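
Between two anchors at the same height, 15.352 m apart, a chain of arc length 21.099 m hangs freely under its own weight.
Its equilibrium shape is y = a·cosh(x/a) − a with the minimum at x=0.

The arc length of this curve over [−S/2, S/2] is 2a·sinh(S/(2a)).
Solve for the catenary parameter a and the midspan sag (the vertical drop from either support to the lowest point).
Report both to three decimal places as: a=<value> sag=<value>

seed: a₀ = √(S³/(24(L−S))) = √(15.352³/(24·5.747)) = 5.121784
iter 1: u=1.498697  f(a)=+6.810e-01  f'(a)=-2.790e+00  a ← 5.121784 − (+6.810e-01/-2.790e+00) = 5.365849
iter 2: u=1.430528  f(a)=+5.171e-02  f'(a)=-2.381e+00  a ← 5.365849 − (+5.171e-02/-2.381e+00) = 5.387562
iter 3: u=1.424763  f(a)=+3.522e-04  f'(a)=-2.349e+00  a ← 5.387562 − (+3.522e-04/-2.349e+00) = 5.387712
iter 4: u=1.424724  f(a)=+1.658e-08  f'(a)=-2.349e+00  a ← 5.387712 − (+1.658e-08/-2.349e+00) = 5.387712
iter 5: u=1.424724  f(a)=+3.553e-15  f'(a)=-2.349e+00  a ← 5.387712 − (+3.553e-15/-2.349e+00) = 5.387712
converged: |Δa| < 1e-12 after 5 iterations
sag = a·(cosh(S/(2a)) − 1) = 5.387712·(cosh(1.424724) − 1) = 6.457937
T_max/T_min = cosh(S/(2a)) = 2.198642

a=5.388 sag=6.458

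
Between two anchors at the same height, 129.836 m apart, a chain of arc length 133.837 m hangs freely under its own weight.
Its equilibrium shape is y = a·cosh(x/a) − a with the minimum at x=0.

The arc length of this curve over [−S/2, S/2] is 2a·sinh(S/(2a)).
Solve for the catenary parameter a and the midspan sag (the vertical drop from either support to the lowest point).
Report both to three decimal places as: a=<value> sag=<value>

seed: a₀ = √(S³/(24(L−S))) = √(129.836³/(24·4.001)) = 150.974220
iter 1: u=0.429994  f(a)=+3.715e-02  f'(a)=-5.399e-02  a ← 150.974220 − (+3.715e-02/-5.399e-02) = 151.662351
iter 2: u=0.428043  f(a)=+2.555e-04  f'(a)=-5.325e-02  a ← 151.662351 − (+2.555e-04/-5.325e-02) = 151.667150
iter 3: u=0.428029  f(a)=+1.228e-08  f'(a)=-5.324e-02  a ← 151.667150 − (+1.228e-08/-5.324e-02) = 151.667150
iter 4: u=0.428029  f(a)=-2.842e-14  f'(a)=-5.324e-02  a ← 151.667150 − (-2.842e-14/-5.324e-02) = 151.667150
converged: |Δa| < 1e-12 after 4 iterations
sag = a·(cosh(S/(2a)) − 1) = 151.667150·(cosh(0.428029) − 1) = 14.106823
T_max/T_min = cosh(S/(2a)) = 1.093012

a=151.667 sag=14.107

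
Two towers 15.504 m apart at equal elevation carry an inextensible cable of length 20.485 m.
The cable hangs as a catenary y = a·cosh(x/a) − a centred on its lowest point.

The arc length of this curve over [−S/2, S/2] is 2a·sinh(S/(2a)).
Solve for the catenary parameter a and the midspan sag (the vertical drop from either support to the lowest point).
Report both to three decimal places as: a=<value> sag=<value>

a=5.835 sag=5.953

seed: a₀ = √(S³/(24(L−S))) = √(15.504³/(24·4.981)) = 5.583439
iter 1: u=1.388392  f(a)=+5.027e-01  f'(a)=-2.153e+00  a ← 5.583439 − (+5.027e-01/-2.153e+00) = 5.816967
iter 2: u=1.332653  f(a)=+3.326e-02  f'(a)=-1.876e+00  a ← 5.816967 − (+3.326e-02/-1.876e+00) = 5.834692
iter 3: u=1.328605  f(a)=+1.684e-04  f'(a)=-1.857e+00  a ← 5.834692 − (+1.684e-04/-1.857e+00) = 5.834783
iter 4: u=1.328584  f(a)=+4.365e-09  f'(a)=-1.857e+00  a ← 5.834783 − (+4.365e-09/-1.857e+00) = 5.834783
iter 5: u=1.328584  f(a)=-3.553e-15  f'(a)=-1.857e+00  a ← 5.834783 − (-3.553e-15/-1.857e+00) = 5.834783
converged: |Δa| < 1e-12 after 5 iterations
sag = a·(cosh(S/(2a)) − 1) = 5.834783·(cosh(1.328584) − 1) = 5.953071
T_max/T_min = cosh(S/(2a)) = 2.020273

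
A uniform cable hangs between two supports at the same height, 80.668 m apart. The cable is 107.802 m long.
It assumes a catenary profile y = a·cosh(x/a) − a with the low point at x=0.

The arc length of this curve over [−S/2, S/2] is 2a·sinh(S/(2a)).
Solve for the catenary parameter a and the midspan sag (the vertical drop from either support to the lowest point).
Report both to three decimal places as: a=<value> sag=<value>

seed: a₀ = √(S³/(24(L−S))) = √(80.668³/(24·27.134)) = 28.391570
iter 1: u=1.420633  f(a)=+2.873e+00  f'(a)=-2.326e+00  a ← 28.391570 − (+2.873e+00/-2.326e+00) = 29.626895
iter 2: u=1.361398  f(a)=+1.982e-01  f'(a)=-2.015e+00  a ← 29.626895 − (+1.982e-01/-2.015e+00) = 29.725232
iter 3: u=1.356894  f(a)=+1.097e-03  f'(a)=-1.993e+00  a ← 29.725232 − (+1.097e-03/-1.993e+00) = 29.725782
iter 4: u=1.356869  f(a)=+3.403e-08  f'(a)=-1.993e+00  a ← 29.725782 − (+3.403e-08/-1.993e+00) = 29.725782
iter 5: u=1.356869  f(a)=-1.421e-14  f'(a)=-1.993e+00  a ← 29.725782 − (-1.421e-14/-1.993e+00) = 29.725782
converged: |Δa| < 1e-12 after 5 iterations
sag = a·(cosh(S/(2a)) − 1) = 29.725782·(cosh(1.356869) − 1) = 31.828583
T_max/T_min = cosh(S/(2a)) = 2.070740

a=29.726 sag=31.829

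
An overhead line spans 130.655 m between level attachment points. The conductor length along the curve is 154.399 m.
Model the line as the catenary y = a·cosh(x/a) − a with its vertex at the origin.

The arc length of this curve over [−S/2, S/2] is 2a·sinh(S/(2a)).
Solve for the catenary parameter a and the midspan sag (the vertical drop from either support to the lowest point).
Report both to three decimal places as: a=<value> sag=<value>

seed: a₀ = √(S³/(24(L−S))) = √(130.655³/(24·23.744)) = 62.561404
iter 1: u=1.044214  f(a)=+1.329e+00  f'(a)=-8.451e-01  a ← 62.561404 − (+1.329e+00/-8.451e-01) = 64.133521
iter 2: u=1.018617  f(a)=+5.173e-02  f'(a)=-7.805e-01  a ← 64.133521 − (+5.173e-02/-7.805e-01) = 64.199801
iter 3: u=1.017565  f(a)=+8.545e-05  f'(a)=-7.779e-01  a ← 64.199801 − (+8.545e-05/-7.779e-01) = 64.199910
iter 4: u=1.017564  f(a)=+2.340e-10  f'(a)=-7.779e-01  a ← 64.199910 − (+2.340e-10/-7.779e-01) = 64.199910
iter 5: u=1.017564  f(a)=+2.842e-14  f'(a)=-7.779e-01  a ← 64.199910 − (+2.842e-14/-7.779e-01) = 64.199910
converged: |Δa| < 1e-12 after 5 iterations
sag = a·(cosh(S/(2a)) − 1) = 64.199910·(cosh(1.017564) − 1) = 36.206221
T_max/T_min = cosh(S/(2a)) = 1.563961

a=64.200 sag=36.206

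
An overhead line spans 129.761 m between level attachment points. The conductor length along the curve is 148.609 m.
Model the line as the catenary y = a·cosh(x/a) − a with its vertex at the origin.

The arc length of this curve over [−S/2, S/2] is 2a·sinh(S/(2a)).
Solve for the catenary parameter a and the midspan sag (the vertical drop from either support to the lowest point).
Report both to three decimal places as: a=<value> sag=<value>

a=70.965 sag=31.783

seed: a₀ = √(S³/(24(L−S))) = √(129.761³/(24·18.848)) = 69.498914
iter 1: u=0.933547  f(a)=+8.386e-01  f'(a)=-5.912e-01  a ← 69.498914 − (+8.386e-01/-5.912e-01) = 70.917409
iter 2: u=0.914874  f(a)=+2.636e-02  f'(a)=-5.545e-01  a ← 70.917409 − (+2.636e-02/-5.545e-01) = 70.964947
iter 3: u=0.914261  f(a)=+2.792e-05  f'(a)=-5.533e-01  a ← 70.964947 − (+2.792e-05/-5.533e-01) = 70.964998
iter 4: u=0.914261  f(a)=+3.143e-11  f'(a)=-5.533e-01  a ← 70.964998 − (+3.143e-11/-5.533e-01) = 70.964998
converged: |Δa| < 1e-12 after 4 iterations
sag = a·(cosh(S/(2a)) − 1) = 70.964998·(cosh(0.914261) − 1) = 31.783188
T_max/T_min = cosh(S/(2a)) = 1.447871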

* * * * * * *

◆ **DIRECTIONS**
If a line in the data above holds the string "spans", report that line.

◆ **WRITTEN ANSWER**
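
An overhead line spans 130.655 m between level attachment points. The conductor length along the curve is 154.399 m.
An overhead line spans 129.761 m between level attachment points. The conductor length along the curve is 148.609 m.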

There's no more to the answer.